Collected data
..........

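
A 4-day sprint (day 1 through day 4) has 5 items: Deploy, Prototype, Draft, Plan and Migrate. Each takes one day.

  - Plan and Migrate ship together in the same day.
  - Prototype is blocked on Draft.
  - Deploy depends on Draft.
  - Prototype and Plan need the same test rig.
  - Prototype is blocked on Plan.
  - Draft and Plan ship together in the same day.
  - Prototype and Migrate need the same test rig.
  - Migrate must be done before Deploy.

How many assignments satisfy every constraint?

Splitting on Deploy: it can be day 2 (3), day 3 (5), day 4 (6). Listing each branch's schedules as (Prototype, Draft, Plan, Migrate) by day number:
Deploy=day 2: (2,1,1,1) (3,1,1,1) (4,1,1,1) — 3.
Deploy=day 3: (2,1,1,1) (3,1,1,1) (3,2,2,2) (4,1,1,1) (4,2,2,2) — 5.
Deploy=day 4: (2,1,1,1) (3,1,1,1) (3,2,2,2) (4,1,1,1) (4,2,2,2) (4,3,3,3) — 6.
Summing: 3 + 5 + 6 = 14.

14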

..........

## [TASK]
Write out every record above, word for word.

## [EXERCISE RESPONSE]
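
A 4-day sprint (day 1 through day 4) has 5 items: Deploy, Prototype, Draft, Plan and Migrate. Each takes one day.

  - Plan and Migrate ship together in the same day.
  - Prototype is blocked on Draft.
  - Deploy depends on Draft.
  - Prototype and Plan need the same test rig.
  - Prototype is blocked on Plan.
  - Draft and Plan ship together in the same day.
  - Prototype and Migrate need the same test rig.
  - Migrate must be done before Deploy.

How many assignments satisfy every constraint?

Splitting on Deploy: it can be day 2 (3), day 3 (5), day 4 (6). Listing each branch's schedules as (Prototype, Draft, Plan, Migrate) by day number:
Deploy=day 2: (2,1,1,1) (3,1,1,1) (4,1,1,1) — 3.
Deploy=day 3: (2,1,1,1) (3,1,1,1) (3,2,2,2) (4,1,1,1) (4,2,2,2) — 5.
Deploy=day 4: (2,1,1,1) (3,1,1,1) (3,2,2,2) (4,1,1,1) (4,2,2,2) (4,3,3,3) — 6.
Summing: 3 + 5 + 6 = 14.

14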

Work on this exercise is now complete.